Stored items:
◆ ◆ ◆ ◆ ◆ ◆ ◆

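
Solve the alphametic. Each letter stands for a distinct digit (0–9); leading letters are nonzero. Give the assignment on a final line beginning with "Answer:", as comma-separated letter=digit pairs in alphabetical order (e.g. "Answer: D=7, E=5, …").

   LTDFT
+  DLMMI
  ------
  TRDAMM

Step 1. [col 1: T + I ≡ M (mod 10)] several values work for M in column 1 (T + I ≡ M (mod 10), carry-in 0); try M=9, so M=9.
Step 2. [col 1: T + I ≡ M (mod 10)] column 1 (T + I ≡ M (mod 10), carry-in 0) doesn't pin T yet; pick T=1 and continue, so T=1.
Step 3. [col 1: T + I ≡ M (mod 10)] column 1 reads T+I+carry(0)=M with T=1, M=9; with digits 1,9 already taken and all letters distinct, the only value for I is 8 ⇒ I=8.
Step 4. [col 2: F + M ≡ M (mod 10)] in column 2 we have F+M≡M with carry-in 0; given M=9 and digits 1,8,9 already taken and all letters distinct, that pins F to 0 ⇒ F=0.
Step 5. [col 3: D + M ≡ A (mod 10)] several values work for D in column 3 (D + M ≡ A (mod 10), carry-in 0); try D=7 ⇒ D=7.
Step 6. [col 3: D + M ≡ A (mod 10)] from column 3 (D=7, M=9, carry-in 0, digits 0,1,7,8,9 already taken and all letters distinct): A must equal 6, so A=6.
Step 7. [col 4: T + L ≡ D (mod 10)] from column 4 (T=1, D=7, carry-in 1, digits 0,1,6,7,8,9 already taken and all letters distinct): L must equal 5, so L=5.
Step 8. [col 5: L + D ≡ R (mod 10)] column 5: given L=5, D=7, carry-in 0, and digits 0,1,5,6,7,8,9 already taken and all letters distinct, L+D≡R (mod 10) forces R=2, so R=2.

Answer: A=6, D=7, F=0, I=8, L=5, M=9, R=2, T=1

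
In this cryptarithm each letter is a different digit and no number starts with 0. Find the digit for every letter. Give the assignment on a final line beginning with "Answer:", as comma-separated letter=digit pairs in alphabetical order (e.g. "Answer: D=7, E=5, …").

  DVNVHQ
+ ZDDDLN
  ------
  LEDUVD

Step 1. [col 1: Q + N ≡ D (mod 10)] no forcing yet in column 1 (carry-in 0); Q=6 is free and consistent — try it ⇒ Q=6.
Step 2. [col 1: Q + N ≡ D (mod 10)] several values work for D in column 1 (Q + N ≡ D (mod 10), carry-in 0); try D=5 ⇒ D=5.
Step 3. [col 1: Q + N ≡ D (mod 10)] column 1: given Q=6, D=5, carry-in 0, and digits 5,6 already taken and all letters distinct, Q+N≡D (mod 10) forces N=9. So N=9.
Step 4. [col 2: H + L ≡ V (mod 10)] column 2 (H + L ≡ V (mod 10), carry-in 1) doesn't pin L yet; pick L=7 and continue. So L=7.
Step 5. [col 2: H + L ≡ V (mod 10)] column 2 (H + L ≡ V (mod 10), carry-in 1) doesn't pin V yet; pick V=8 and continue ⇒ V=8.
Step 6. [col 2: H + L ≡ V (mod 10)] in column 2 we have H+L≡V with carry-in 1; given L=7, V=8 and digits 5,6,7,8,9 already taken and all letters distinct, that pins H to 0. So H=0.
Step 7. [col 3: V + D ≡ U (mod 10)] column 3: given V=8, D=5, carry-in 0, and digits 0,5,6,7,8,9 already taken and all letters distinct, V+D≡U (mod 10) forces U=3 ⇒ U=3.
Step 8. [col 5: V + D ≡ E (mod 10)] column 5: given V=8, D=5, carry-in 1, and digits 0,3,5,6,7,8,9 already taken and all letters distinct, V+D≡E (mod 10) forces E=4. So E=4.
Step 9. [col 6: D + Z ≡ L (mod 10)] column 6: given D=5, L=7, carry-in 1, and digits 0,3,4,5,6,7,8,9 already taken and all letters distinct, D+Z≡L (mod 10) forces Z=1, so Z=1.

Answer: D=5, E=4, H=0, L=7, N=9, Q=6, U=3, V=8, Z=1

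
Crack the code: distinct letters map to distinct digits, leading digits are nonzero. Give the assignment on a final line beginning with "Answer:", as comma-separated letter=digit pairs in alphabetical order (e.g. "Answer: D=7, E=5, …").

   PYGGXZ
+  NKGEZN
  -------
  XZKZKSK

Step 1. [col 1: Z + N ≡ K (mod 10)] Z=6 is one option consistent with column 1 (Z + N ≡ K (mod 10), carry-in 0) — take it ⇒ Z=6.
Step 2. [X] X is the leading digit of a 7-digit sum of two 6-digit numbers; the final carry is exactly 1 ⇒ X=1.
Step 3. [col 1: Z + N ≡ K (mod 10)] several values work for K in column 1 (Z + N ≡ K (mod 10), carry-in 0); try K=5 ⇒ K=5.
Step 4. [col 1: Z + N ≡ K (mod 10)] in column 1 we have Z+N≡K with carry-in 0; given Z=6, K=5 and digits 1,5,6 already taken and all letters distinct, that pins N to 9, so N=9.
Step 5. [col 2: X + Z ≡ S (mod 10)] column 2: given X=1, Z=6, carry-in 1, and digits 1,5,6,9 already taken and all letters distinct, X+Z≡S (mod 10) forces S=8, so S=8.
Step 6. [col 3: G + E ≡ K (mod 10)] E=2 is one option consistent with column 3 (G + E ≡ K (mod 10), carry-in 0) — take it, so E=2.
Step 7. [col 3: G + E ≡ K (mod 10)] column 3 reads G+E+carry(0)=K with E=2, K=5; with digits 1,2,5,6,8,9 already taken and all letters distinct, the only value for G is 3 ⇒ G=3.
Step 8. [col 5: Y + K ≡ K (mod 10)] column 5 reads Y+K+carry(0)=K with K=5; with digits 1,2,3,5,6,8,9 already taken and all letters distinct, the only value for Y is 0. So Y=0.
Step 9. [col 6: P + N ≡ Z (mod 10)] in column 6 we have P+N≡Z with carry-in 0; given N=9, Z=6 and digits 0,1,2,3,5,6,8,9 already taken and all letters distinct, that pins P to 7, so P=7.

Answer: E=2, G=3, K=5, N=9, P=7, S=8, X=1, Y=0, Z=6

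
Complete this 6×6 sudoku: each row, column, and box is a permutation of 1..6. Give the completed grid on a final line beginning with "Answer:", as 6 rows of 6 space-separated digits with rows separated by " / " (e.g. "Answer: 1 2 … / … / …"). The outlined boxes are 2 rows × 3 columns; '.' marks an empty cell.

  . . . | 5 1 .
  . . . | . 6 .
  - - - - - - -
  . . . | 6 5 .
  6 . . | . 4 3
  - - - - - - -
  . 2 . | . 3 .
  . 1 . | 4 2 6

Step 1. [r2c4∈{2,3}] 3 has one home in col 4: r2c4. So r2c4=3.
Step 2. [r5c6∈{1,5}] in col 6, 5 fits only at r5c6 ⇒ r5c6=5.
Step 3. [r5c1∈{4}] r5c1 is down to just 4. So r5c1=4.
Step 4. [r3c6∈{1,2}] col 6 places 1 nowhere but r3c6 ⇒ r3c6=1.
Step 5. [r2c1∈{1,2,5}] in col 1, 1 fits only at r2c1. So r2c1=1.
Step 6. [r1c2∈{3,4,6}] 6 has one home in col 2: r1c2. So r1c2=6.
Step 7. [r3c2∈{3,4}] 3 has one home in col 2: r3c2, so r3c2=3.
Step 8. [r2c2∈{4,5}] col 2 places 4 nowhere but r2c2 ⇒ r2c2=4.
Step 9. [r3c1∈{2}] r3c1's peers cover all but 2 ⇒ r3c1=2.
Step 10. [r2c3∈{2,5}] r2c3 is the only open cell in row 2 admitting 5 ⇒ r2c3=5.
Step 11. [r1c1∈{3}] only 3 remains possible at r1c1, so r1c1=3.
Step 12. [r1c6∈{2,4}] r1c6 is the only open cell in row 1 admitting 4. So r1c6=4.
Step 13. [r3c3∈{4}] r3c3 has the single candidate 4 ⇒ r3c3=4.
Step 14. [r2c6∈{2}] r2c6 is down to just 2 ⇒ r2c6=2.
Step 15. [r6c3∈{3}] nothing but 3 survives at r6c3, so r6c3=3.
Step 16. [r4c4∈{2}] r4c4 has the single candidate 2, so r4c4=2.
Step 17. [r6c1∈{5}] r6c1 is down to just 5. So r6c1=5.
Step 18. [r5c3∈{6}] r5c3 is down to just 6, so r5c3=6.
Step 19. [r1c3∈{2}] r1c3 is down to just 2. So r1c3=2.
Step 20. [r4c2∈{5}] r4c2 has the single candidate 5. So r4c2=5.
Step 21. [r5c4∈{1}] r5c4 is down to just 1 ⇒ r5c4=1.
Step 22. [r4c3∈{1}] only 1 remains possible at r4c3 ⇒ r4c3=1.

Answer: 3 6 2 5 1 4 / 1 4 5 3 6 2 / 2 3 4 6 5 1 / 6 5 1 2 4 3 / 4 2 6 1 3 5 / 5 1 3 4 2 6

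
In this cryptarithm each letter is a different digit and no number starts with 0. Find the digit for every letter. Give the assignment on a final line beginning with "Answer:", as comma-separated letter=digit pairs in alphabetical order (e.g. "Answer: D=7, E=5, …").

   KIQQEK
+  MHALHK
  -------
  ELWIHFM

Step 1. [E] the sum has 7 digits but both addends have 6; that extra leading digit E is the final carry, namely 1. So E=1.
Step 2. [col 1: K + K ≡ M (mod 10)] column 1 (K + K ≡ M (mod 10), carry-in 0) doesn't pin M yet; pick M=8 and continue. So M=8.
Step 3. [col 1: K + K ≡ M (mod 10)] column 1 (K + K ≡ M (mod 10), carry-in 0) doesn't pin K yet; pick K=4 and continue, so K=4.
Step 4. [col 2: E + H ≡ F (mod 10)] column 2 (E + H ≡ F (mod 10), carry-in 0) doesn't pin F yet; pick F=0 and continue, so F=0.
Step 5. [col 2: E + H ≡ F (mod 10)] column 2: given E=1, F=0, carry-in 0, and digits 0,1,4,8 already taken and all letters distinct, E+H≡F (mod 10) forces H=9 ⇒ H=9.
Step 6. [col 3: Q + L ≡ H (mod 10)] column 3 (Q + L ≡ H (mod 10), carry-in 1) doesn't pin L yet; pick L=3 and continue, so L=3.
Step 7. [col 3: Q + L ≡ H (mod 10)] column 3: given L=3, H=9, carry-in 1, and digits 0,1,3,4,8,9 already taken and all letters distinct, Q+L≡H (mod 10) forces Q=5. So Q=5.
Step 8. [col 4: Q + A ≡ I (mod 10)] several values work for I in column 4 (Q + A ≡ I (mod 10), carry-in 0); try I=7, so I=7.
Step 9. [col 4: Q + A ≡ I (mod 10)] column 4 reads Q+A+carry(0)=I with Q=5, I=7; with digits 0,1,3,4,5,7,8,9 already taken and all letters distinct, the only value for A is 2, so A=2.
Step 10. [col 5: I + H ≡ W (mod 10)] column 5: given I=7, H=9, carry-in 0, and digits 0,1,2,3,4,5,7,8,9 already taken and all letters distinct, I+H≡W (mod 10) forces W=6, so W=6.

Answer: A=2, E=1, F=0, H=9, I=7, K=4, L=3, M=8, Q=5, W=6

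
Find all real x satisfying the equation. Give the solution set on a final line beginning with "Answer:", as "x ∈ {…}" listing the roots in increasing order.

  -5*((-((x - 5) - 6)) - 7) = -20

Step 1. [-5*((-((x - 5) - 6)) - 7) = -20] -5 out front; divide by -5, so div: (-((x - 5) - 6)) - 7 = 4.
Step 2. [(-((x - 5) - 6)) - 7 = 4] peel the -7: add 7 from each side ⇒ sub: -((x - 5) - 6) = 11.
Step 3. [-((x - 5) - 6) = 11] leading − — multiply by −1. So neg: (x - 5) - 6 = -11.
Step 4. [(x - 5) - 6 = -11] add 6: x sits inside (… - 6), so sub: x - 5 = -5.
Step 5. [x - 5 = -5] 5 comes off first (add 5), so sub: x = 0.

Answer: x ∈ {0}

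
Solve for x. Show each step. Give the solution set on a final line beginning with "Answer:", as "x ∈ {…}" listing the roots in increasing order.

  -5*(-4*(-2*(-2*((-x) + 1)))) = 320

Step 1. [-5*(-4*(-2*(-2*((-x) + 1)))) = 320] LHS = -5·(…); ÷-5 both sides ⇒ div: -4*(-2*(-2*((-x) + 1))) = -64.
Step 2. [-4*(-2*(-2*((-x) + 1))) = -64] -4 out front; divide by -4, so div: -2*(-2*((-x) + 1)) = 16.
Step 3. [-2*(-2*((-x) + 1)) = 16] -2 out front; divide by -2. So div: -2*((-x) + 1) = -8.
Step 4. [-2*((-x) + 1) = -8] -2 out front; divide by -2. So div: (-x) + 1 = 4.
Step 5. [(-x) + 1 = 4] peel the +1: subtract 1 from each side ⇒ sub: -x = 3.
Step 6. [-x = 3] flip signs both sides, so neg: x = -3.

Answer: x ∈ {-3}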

◆ ◆ ◆ ◆ ◆ ◆ ◆

- THE TASK: Look through the entries above and find each line where the word "nonzero" occurs; copy those lines.

- SOLUTION:
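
Solve the alphametic. Each letter stands for a distinct digit (0–9); leading letters are nonzero. Give the assignment on a final line beginning with "Answer:", as comma-separated letter=digit pairs in alphabetical order (e.g. "Answer: D=7, E=5, …").
Crack the code: distinct letters map to distinct digits, leading digits are nonzero. Give the assignment on a final line beginning with "Answer:", as comma-separated letter=digit pairs in alphabetical order (e.g. "Answer: D=7, E=5, …").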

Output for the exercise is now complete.